What you need to do: Each entry is to be restated word for word, with nothing omitted.

★ ★ ★

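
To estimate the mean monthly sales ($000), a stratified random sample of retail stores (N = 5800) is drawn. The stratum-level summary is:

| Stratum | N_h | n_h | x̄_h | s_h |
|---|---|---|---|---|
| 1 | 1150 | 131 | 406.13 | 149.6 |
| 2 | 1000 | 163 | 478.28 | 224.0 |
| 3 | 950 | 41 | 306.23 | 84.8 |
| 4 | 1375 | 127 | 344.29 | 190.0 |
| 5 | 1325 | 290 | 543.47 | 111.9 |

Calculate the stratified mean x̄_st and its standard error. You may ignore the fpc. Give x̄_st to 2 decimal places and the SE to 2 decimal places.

x̄_st ≈ 418.92, SE ≈ 6.23

x̄_st = Σ W_h x̄_h = (1150·406.13 + 1000·478.28 + 950·306.23 + 1375·344.29 + 1325·543.47)/5800 = 418.92147
V̂(x̄_st) = Σ W_h² s_h²/n_h, with W_h = N_h/N and N = 5800:
  stratum 1: (1150/5800)²·149.6²/131 = 6.71632
  stratum 2: (1000/5800)²·224.0²/163 = 9.15066
  stratum 3: (950/5800)²·84.8²/41 = 4.70543
  stratum 4: (1375/5800)²·190.0²/127 = 15.9754
  stratum 5: (1325/5800)²·111.9²/290 = 2.2534
V̂(x̄_st) = 38.8013
SE(x̄_st) = √38.8013 = 6.22907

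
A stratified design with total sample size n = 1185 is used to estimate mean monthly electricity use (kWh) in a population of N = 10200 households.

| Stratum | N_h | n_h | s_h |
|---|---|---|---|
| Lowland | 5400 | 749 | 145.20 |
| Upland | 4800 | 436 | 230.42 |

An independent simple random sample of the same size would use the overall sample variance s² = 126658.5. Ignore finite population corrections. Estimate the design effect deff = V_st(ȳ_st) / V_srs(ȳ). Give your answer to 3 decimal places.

deff ≈ 0.326

V̂(ȳ_st) = Σ W_h² s_h²/n_h, with W_h = N_h/N and N = 10200:
  stratum Lowland: (5400/10200)²·145.20²/749 = 7.8893
  stratum Upland: (4800/10200)²·230.42²/436 = 26.9672
V_st = 34.8565
V_srs = s²/n = 126658.5/1185 = 106.885
deff = V_st / V_srs = 34.8565/106.885 = 0.3261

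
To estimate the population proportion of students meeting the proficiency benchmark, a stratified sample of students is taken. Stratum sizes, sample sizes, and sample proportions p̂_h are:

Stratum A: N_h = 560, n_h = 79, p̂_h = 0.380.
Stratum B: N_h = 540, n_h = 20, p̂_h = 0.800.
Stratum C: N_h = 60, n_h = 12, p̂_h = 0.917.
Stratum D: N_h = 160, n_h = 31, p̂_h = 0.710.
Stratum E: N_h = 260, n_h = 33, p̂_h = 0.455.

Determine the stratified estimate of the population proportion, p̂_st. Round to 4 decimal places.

p̂_st ≈ 0.5897

N = 1580; stratum weights W_h = N_h/N.
p̂_st = Σ W_h p̂_h = (560·0.380 + 540·0.800 + 60·0.917 + 160·0.710 + 260·0.455)/1580 = 0.58970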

★ ★ ★

Task solution:
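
To estimate the mean monthly sales ($000), a stratified random sample of retail stores (N = 5800) is drawn. The stratum-level summary is:

| Stratum | N_h | n_h | x̄_h | s_h |
|---|---|---|---|---|
| 1 | 1150 | 131 | 406.13 | 149.6 |
| 2 | 1000 | 163 | 478.28 | 224.0 |
| 3 | 950 | 41 | 306.23 | 84.8 |
| 4 | 1375 | 127 | 344.29 | 190.0 |
| 5 | 1325 | 290 | 543.47 | 111.9 |

Calculate the stratified mean x̄_st and its standard error. You may ignore the fpc. Give x̄_st to 2 decimal places and the SE to 2 decimal places.

x̄_st ≈ 418.92, SE ≈ 6.23

x̄_st = Σ W_h x̄_h = (1150·406.13 + 1000·478.28 + 950·306.23 + 1375·344.29 + 1325·543.47)/5800 = 418.92147
V̂(x̄_st) = Σ W_h² s_h²/n_h, with W_h = N_h/N and N = 5800:
  stratum 1: (1150/5800)²·149.6²/131 = 6.71632
  stratum 2: (1000/5800)²·224.0²/163 = 9.15066
  stratum 3: (950/5800)²·84.8²/41 = 4.70543
  stratum 4: (1375/5800)²·190.0²/127 = 15.9754
  stratum 5: (1325/5800)²·111.9²/290 = 2.2534
V̂(x̄_st) = 38.8013
SE(x̄_st) = √38.8013 = 6.22907

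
A stratified design with total sample size n = 1185 is used to estimate mean monthly electricity use (kWh) in a population of N = 10200 households.

| Stratum | N_h | n_h | s_h |
|---|---|---|---|
| Lowland | 5400 | 749 | 145.20 |
| Upland | 4800 | 436 | 230.42 |

An independent simple random sample of the same size would use the overall sample variance s² = 126658.5. Ignore finite population corrections. Estimate the design effect deff = V_st(ȳ_st) / V_srs(ȳ). Give your answer to 3 decimal places.

deff ≈ 0.326

V̂(ȳ_st) = Σ W_h² s_h²/n_h, with W_h = N_h/N and N = 10200:
  stratum Lowland: (5400/10200)²·145.20²/749 = 7.8893
  stratum Upland: (4800/10200)²·230.42²/436 = 26.9672
V_st = 34.8565
V_srs = s²/n = 126658.5/1185 = 106.885
deff = V_st / V_srs = 34.8565/106.885 = 0.3261

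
To estimate the population proportion of students meeting the proficiency benchmark, a stratified sample of students is taken. Stratum sizes, sample sizes, and sample proportions p̂_h are:

Stratum A: N_h = 560, n_h = 79, p̂_h = 0.380.
Stratum B: N_h = 540, n_h = 20, p̂_h = 0.800.
Stratum C: N_h = 60, n_h = 12, p̂_h = 0.917.
Stratum D: N_h = 160, n_h = 31, p̂_h = 0.710.
Stratum E: N_h = 260, n_h = 33, p̂_h = 0.455.

Determine the stratified estimate of the population proportion, p̂_st. Round to 4 decimal places.

p̂_st ≈ 0.5897

N = 1580; stratum weights W_h = N_h/N.
p̂_st = Σ W_h p̂_h = (560·0.380 + 540·0.800 + 60·0.917 + 160·0.710 + 260·0.455)/1580 = 0.58970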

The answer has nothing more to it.